The job is to output each record again, character for character.
• • • •
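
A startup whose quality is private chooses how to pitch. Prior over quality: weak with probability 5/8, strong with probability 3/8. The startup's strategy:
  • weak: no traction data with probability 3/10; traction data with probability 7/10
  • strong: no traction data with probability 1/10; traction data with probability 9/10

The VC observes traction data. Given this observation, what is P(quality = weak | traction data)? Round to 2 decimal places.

P(traction data) = (5/8)·(7/10) + (3/8)·(9/10) = 31/40
P(weak | traction data) = ((5/8)·(7/10)) / (31/40) = (7/16) / (31/40) = 35/62

0.56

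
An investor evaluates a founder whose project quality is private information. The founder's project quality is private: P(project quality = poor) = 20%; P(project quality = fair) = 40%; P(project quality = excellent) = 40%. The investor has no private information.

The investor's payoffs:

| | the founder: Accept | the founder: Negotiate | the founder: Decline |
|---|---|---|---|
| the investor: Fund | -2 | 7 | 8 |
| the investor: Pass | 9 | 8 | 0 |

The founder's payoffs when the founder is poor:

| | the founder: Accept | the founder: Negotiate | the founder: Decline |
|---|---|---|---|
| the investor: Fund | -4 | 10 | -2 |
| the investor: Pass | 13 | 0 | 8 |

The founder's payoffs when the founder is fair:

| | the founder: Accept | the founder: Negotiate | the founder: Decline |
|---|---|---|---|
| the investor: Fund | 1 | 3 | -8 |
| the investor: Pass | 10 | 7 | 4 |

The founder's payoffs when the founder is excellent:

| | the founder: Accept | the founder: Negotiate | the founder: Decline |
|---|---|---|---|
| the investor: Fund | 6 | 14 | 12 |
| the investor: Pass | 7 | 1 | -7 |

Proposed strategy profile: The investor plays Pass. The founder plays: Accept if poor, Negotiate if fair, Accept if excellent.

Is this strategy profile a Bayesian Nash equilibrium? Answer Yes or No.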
• • • •
ANSWER AREA:
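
A startup whose quality is private chooses how to pitch. Prior over quality: weak with probability 5/8, strong with probability 3/8. The startup's strategy:
  • weak: no traction data with probability 3/10; traction data with probability 7/10
  • strong: no traction data with probability 1/10; traction data with probability 9/10

The VC observes traction data. Given this observation, what is P(quality = weak | traction data)? Round to 2 decimal places.

P(traction data) = (5/8)·(7/10) + (3/8)·(9/10) = 31/40
P(weak | traction data) = ((5/8)·(7/10)) / (31/40) = (7/16) / (31/40) = 35/62

0.56

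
An investor evaluates a founder whose project quality is private information. The founder's project quality is private: P(project quality = poor) = 20%; P(project quality = fair) = 40%; P(project quality = excellent) = 40%. The investor has no private information.

The investor's payoffs:

| | the founder: Accept | the founder: Negotiate | the founder: Decline |
|---|---|---|---|
| the investor: Fund | -2 | 7 | 8 |
| the investor: Pass | 9 | 8 | 0 |

The founder's payoffs when the founder is poor:

| | the founder: Accept | the founder: Negotiate | the founder: Decline |
|---|---|---|---|
| the investor: Fund | -4 | 10 | -2 |
| the investor: Pass | 13 | 0 | 8 |

The founder's payoffs when the founder is fair:

| | the founder: Accept | the founder: Negotiate | the founder: Decline |
|---|---|---|---|
| the investor: Fund | 1 | 3 | -8 |
| the investor: Pass | 10 | 7 | 4 |

The founder's payoffs when the founder is excellent:

| | the founder: Accept | the founder: Negotiate | the founder: Decline |
|---|---|---|---|
| the investor: Fund | 6 | 14 | 12 |
| the investor: Pass | 7 | 1 | -7 |

Proposed strategy profile: The investor plays Pass. The founder plays: Accept if poor, Negotiate if fair, Accept if excellent.

Is this strategy profile a Bayesian Nash equilibrium? Answer Yes or No.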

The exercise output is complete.